WORK INSTRUCTIONS
For this task, every record below must be reproduced exactly.
# # #
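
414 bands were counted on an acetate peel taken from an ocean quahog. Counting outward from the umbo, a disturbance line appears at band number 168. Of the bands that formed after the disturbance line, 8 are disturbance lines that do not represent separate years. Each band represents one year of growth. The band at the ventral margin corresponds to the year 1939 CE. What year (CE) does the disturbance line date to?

Between band 168 and the ventral margin there are 414 − 168 = 246 bands.
Excluding 8 false bands: 246 − 8 = 238.
Counting back 238 years from 1939 CE places the disturbance line in 1939 − 238 = 1701 CE.

1701 CE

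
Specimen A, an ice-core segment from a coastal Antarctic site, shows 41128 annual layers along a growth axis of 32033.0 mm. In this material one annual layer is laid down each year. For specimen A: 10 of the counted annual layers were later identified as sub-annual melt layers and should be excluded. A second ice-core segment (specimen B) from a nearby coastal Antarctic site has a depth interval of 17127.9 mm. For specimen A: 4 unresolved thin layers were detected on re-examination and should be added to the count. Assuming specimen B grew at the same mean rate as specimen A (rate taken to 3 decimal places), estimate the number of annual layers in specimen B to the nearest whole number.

21987 annual layers

Specimen A: adjusted count: 41128 − 10 + 4 = 41122 annual layers.
A: Extension rate ≈ 32033.0 / 41122 = 0.779 mm/year.
B spans 17127.9 / 0.779 = 21987.03 years ≈ 21987 annual layers.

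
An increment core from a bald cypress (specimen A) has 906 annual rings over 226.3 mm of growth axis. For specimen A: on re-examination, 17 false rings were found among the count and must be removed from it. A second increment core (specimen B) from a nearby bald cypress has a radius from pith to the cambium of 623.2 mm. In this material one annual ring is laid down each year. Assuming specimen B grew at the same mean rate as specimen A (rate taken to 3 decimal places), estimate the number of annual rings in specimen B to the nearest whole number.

2444 annual rings

Specimen A: after corrections the count is 906 − 17 = 889 annual rings.
A: 226.3 mm over 889 years gives 226.3 / 889 ≈ 0.255 mm/yr.
Specimen B: 623.2 mm / 0.255 mm per year = 2443.92 years ≈ 2444 annual rings.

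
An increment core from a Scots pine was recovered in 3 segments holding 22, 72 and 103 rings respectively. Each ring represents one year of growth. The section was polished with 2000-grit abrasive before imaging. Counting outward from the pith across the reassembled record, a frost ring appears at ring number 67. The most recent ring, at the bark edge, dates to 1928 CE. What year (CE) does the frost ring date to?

Total rings = 22 + 72 + 103 = 197.
197 − 67 = 130 rings lie beyond the frost ring toward the bark edge.
Counting back 130 years from 1928 CE places the frost ring in 1928 − 130 = 1798 CE.

1798 CE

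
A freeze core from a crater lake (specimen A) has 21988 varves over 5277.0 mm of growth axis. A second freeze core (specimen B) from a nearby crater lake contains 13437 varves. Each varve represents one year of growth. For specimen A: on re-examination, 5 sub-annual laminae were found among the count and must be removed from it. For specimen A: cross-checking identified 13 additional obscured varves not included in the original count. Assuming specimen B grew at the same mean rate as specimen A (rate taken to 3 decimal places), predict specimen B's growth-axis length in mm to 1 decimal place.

3224.9 mm

Specimen A: true varve count = 21988 − 5 + 13 = 21996.
A: Extension rate ≈ 5277.0 / 21996 = 0.240 mm/year.
B's length ≈ 0.240 × 13437 = 3224.9 mm.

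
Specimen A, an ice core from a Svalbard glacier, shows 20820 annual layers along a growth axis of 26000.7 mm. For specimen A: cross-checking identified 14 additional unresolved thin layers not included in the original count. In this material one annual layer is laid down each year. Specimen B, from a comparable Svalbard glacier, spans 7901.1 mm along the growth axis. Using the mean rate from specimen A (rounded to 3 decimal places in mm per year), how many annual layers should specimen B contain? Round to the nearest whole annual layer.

6331 annual layers

Specimen A: true annual layer count = 20820 + 14 = 20834.
A: 26000.7 mm over 20834 years gives 26000.7 / 20834 ≈ 1.248 mm/yr.
For B, 7901.1 / 1.248 = 6331.01 years ≈ 6331 annual layers.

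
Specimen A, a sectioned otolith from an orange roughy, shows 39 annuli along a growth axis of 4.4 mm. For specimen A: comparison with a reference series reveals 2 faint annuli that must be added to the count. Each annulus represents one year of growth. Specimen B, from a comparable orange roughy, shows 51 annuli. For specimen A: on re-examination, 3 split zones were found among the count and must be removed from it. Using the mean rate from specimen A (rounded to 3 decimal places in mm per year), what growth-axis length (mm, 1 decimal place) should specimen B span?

Specimen A: after corrections the count is 39 − 3 + 2 = 38 annuli.
A: Extension rate ≈ 4.4 / 38 = 0.116 mm/year.
For B, 0.116 mm/year × 51 years = 5.9 mm.

5.9 mm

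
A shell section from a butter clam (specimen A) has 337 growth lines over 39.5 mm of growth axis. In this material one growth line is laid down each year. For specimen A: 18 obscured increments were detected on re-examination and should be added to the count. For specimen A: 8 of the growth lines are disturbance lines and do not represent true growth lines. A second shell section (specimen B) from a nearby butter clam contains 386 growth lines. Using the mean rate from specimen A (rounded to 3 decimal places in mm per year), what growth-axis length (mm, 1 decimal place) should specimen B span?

44.0 mm

Specimen A: true growth line count = 337 − 8 + 18 = 347.
A: Extension rate ≈ 39.5 / 347 = 0.114 mm/yr.
B's length ≈ 0.114 × 386 = 44.0 mm.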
# # #
EXERCISE RESPONSE
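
414 bands were counted on an acetate peel taken from an ocean quahog. Counting outward from the umbo, a disturbance line appears at band number 168. Of the bands that formed after the disturbance line, 8 are disturbance lines that do not represent separate years. Each band represents one year of growth. The band at the ventral margin corresponds to the year 1939 CE. What year (CE) does the disturbance line date to?

Between band 168 and the ventral margin there are 414 − 168 = 246 bands.
Excluding 8 false bands: 246 − 8 = 238.
Counting back 238 years from 1939 CE places the disturbance line in 1939 − 238 = 1701 CE.

1701 CE

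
Specimen A, an ice-core segment from a coastal Antarctic site, shows 41128 annual layers along a growth axis of 32033.0 mm. In this material one annual layer is laid down each year. For specimen A: 10 of the counted annual layers were later identified as sub-annual melt layers and should be excluded. A second ice-core segment (specimen B) from a nearby coastal Antarctic site has a depth interval of 17127.9 mm. For specimen A: 4 unresolved thin layers were detected on re-examination and should be added to the count. Assuming specimen B grew at the same mean rate as specimen A (rate taken to 3 decimal places), estimate the number of annual layers in specimen B to the nearest whole number.

21987 annual layers

Specimen A: adjusted count: 41128 − 10 + 4 = 41122 annual layers.
A: Extension rate ≈ 32033.0 / 41122 = 0.779 mm/year.
B spans 17127.9 / 0.779 = 21987.03 years ≈ 21987 annual layers.

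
An increment core from a bald cypress (specimen A) has 906 annual rings over 226.3 mm of growth axis. For specimen A: on re-examination, 17 false rings were found among the count and must be removed from it. A second increment core (specimen B) from a nearby bald cypress has a radius from pith to the cambium of 623.2 mm. In this material one annual ring is laid down each year. Assuming specimen B grew at the same mean rate as specimen A (rate taken to 3 decimal places), estimate the number of annual rings in specimen B to the nearest whole number.

2444 annual rings

Specimen A: after corrections the count is 906 − 17 = 889 annual rings.
A: 226.3 mm over 889 years gives 226.3 / 889 ≈ 0.255 mm/yr.
Specimen B: 623.2 mm / 0.255 mm per year = 2443.92 years ≈ 2444 annual rings.

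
An increment core from a Scots pine was recovered in 3 segments holding 22, 72 and 103 rings respectively. Each ring represents one year of growth. The section was polished with 2000-grit abrasive before imaging. Counting outward from the pith across the reassembled record, a frost ring appears at ring number 67. The most recent ring, at the bark edge, dates to 1928 CE. What year (CE) does the frost ring date to?

Total rings = 22 + 72 + 103 = 197.
197 − 67 = 130 rings lie beyond the frost ring toward the bark edge.
Counting back 130 years from 1928 CE places the frost ring in 1928 − 130 = 1798 CE.

1798 CE

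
A freeze core from a crater lake (specimen A) has 21988 varves over 5277.0 mm of growth axis. A second freeze core (specimen B) from a nearby crater lake contains 13437 varves. Each varve represents one year of growth. For specimen A: on re-examination, 5 sub-annual laminae were found among the count and must be removed from it. For specimen A: cross-checking identified 13 additional obscured varves not included in the original count. Assuming specimen B grew at the same mean rate as specimen A (rate taken to 3 decimal places), predict specimen B's growth-axis length in mm to 1 decimal place.

3224.9 mm

Specimen A: true varve count = 21988 − 5 + 13 = 21996.
A: Extension rate ≈ 5277.0 / 21996 = 0.240 mm/year.
B's length ≈ 0.240 × 13437 = 3224.9 mm.

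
Specimen A, an ice core from a Svalbard glacier, shows 20820 annual layers along a growth axis of 26000.7 mm. For specimen A: cross-checking identified 14 additional unresolved thin layers not included in the original count. In this material one annual layer is laid down each year. Specimen B, from a comparable Svalbard glacier, spans 7901.1 mm along the growth axis. Using the mean rate from specimen A (rounded to 3 decimal places in mm per year), how many annual layers should specimen B contain? Round to the nearest whole annual layer.

6331 annual layers

Specimen A: true annual layer count = 20820 + 14 = 20834.
A: 26000.7 mm over 20834 years gives 26000.7 / 20834 ≈ 1.248 mm/yr.
For B, 7901.1 / 1.248 = 6331.01 years ≈ 6331 annual layers.

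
Specimen A, a sectioned otolith from an orange roughy, shows 39 annuli along a growth axis of 4.4 mm. For specimen A: comparison with a reference series reveals 2 faint annuli that must be added to the count. Each annulus represents one year of growth. Specimen B, from a comparable orange roughy, shows 51 annuli. For specimen A: on re-examination, 3 split zones were found among the count and must be removed from it. Using the mean rate from specimen A (rounded to 3 decimal places in mm per year), what growth-axis length (mm, 1 decimal place) should specimen B span?

Specimen A: after corrections the count is 39 − 3 + 2 = 38 annuli.
A: Extension rate ≈ 4.4 / 38 = 0.116 mm/year.
For B, 0.116 mm/year × 51 years = 5.9 mm.

5.9 mm

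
A shell section from a butter clam (specimen A) has 337 growth lines over 39.5 mm of growth axis. In this material one growth line is laid down each year. For specimen A: 18 obscured increments were detected on re-examination and should be added to the count. For specimen A: 8 of the growth lines are disturbance lines and do not represent true growth lines. A second shell section (specimen B) from a nearby butter clam contains 386 growth lines. Using the mean rate from specimen A (rounded to 3 decimal places in mm per year), what growth-axis length (mm, 1 decimal place) should specimen B span?

44.0 mm

Specimen A: true growth line count = 337 − 8 + 18 = 347.
A: Extension rate ≈ 39.5 / 347 = 0.114 mm/yr.
B's length ≈ 0.114 × 386 = 44.0 mm.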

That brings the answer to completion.